-- Description of the task --
If a line in the entries below contains "cells", copy it.

Saved data entries:
+++

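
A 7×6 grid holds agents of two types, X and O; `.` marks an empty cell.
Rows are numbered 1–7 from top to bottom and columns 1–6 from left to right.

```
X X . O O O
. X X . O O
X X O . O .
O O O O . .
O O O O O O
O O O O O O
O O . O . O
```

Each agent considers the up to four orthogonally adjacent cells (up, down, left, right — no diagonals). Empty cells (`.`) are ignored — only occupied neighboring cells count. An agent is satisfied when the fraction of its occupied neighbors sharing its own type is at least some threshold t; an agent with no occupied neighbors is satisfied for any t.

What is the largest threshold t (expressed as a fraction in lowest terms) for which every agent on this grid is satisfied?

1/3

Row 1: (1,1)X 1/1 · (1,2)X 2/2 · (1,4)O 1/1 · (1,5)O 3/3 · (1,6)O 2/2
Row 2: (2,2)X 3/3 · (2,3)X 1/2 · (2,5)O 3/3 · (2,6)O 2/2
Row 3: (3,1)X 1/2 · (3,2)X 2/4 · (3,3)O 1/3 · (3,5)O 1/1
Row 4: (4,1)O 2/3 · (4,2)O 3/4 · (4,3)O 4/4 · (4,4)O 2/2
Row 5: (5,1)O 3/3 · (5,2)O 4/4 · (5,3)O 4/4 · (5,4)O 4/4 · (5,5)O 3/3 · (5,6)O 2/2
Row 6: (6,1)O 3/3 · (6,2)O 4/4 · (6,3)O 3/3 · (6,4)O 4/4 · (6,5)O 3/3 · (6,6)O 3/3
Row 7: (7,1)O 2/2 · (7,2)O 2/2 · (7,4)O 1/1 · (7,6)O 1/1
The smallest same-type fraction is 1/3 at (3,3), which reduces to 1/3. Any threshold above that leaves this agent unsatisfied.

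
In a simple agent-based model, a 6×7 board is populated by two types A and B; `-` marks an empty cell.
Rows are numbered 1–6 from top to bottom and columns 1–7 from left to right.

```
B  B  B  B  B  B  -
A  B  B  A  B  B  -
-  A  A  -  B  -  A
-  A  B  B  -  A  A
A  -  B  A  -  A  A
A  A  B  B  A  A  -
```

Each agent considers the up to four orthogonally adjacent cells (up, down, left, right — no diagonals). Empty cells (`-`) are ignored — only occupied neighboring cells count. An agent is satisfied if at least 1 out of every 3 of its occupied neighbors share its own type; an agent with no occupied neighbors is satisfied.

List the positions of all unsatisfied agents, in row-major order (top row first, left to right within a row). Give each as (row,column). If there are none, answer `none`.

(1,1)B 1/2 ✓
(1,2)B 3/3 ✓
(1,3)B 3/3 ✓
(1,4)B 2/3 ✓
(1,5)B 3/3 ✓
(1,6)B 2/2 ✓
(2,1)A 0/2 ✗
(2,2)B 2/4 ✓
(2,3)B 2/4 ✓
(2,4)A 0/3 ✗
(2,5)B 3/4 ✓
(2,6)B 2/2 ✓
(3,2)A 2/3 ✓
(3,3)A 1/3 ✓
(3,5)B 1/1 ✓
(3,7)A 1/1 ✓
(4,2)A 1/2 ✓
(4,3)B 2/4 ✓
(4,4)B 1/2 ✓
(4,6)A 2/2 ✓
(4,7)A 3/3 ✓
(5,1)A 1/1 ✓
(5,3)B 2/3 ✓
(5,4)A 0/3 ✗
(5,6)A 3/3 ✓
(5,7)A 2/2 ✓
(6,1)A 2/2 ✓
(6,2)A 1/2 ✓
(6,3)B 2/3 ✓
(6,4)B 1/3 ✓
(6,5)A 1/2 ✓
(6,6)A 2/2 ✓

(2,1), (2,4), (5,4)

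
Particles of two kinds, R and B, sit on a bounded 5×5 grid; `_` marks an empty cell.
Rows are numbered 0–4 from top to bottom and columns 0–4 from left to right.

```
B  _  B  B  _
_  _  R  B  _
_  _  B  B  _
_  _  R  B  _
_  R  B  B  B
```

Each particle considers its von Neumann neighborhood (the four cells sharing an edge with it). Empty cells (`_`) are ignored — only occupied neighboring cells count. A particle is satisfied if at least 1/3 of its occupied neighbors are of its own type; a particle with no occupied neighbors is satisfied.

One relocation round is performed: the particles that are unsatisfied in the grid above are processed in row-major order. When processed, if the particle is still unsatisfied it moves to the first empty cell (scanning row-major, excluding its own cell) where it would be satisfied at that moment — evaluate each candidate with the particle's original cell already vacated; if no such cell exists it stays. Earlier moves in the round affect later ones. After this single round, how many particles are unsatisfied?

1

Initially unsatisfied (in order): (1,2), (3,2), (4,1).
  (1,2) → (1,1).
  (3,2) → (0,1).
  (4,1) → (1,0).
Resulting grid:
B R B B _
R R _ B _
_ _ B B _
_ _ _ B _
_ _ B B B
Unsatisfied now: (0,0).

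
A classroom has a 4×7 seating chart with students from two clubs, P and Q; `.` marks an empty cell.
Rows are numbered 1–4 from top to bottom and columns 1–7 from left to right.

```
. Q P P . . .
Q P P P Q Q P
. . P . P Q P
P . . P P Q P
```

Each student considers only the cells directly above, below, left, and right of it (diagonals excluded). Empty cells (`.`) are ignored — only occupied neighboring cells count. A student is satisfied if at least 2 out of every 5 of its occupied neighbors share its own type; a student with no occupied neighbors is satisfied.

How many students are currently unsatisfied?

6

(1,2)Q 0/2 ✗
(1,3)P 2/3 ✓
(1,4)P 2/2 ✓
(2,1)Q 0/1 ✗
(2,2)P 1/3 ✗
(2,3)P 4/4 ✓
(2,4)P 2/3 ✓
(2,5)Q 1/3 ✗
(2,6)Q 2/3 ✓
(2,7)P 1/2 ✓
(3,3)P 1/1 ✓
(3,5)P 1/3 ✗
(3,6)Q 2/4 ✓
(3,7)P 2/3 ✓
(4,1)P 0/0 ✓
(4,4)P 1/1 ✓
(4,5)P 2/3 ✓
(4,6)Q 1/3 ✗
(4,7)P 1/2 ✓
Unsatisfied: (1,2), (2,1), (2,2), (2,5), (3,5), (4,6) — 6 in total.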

+++

-- Finished exercise --
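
Each agent considers the up to four orthogonally adjacent cells (up, down, left, right — no diagonals). Empty cells (`.`) are ignored — only occupied neighboring cells count. An agent is satisfied when the fraction of its occupied neighbors sharing its own type is at least some threshold t; an agent with no occupied neighbors is satisfied for any t.
Each agent considers the up to four orthogonally adjacent cells (up, down, left, right — no diagonals). Empty cells (`-`) are ignored — only occupied neighboring cells count. An agent is satisfied if at least 1 out of every 3 of its occupied neighbors share its own type; an agent with no occupied neighbors is satisfied.
Each particle considers its von Neumann neighborhood (the four cells sharing an edge with it). Empty cells (`_`) are ignored — only occupied neighboring cells count. A particle is satisfied if at least 1/3 of its occupied neighbors are of its own type; a particle with no occupied neighbors is satisfied.
Each student considers only the cells directly above, below, left, and right of it (diagonals excluded). Empty cells (`.`) are ignored — only occupied neighboring cells count. A student is satisfied if at least 2 out of every 5 of its occupied neighbors share its own type; a student with no occupied neighbors is satisfied.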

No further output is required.